> _Required work_:
A line belongs in the answer if it contains "What"; copy every such line from the entries below.

> _Records shown_:

-.-.-

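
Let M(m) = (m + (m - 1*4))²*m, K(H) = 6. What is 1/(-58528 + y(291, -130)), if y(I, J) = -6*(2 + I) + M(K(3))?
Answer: -1/59902 ≈ -1.6694e-5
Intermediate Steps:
M(m) = m*(-4 + 2*m)² (M(m) = (m + (m - 4))²*m = (m + (-4 + m))²*m = (-4 + 2*m)²*m = m*(-4 + 2*m)²)
y(I, J) = 372 - 6*I (y(I, J) = -6*(2 + I) + 4*6*(-2 + 6)² = (-12 - 6*I) + 4*6*4² = (-12 - 6*I) + 4*6*16 = (-12 - 6*I) + 384 = 372 - 6*I)
1/(-58528 + y(291, -130)) = 1/(-58528 + (372 - 6*291)) = 1/(-58528 + (372 - 1746)) = 1/(-58528 - 1374) = 1/(-59902) = -1/59902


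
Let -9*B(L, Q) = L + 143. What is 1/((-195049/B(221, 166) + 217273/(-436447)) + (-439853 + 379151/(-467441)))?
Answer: -5712370219556/2485061949604489649 ≈ -2.2987e-6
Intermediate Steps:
B(L, Q) = -143/9 - L/9 (B(L, Q) = -(L + 143)/9 = -(143 + L)/9 = -143/9 - L/9)
1/((-195049/B(221, 166) + 217273/(-436447)) + (-439853 + 379151/(-467441))) = 1/((-195049/(-143/9 - 1/9*221) + 217273/(-436447)) + (-439853 + 379151/(-467441))) = 1/((-195049/(-143/9 - 221/9) + 217273*(-1/436447)) + (-439853 + 379151*(-1/467441))) = 1/((-195049/(-364/9) - 217273/436447) + (-439853 - 379151/467441)) = 1/((-195049*(-9/364) - 217273/436447) - 205605705324/467441) = 1/((1755441/364 - 217273/436447) - 205605705324/467441) = 1/(766077870755/158866708 - 205605705324/467441) = 1/(-2485061949604489649/5712370219556) = -5712370219556/2485061949604489649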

-.-.-

> _Solution for this task_:
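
Let M(m) = (m + (m - 1*4))²*m, K(H) = 6. What is 1/(-58528 + y(291, -130)), if y(I, J) = -6*(2 + I) + M(K(3))?
Let -9*B(L, Q) = L + 143. What is 1/((-195049/B(221, 166) + 217273/(-436447)) + (-439853 + 379151/(-467441)))?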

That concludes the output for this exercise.